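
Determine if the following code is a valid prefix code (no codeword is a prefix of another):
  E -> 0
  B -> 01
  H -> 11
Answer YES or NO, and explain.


Checking each pair (does one codeword prefix another?):
  E='0' vs B='01': prefix -- VIOLATION

NO -- this is NOT a valid prefix code. E (0) is a prefix of B (01).


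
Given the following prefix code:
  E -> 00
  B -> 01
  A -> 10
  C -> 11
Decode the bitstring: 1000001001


Decoding step by step:
Bits 10 -> A
Bits 00 -> E
Bits 00 -> E
Bits 10 -> A
Bits 01 -> B


Decoded message: AEEAB


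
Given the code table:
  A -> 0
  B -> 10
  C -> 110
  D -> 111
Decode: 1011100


Decoding:
10 -> B
111 -> D
0 -> A
0 -> A


Result: BDAA


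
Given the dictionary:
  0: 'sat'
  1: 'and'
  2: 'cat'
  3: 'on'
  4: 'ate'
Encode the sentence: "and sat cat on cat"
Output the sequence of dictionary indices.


Look up each word in the dictionary:
  'and' -> 1
  'sat' -> 0
  'cat' -> 2
  'on' -> 3
  'cat' -> 2

Encoded: [1, 0, 2, 3, 2]


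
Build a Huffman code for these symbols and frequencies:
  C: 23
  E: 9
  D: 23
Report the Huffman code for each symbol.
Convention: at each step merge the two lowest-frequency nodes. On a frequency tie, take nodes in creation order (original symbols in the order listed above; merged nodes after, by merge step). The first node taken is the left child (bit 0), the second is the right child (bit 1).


Huffman tree construction:
Step 1: Merge E(9) + C(23) = 32
Step 2: Merge D(23) + (E+C)(32) = 55
Read each symbol's code off the tree from the root (left child = 0, right child = 1).

Codes:
  C: 11 (length 2)
  E: 10 (length 2)
  D: 0 (length 1)
Average code length: 87/55 = 1.5818 bits/symbol


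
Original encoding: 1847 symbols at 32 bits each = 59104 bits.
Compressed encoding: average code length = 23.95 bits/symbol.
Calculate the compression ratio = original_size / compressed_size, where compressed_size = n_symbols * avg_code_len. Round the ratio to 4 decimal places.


original_size = n_symbols * orig_bits = 1847 * 32 = 59104 bits
compressed_size = n_symbols * avg_code_len = 1847 * 23.95 = 44235.65 bits
ratio = original_size / compressed_size = 59104 / 44235.65 = 1.3361

Compression ratio = 1.3361


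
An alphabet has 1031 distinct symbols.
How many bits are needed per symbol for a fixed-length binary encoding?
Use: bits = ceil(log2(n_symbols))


log2(1031) = 10.0098
Bracket: 2^10 = 1024 < 1031 <= 2^11 = 2048
So ceil(log2(1031)) = 11

bits = ceil(log2(1031)) = ceil(10.0098) = 11 bits


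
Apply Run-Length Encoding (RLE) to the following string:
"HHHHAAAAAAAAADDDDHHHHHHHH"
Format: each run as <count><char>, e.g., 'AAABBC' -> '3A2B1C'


Scanning runs left to right:
  i=0: run of 'H' x 4 -> '4H'
  i=4: run of 'A' x 9 -> '9A'
  i=13: run of 'D' x 4 -> '4D'
  i=17: run of 'H' x 8 -> '8H'

RLE = 4H9A4D8H


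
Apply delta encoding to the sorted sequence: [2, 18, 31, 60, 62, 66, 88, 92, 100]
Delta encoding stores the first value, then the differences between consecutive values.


First value: 2
Deltas:
  18 - 2 = 16
  31 - 18 = 13
  60 - 31 = 29
  62 - 60 = 2
  66 - 62 = 4
  88 - 66 = 22
  92 - 88 = 4
  100 - 92 = 8


Delta encoded: [2, 16, 13, 29, 2, 4, 22, 4, 8]


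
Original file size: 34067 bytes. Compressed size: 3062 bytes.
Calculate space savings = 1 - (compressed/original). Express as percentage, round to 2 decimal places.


ratio = compressed/original = 3062/34067 = 0.089882
savings = 1 - ratio = 1 - 0.089882 = 0.910118
as a percentage: 0.910118 * 100 = 91.01%

Space savings = 1 - 3062/34067 = 91.01%


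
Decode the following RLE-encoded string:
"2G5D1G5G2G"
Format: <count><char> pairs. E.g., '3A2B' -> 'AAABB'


Expanding each <count><char> pair:
  2G -> 'GG'
  5D -> 'DDDDD'
  1G -> 'G'
  5G -> 'GGGGG'
  2G -> 'GG'

Decoded = GGDDDDDGGGGGGGG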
____
Report how many lines in the listing above contain the string "Given", giving the number alone.

3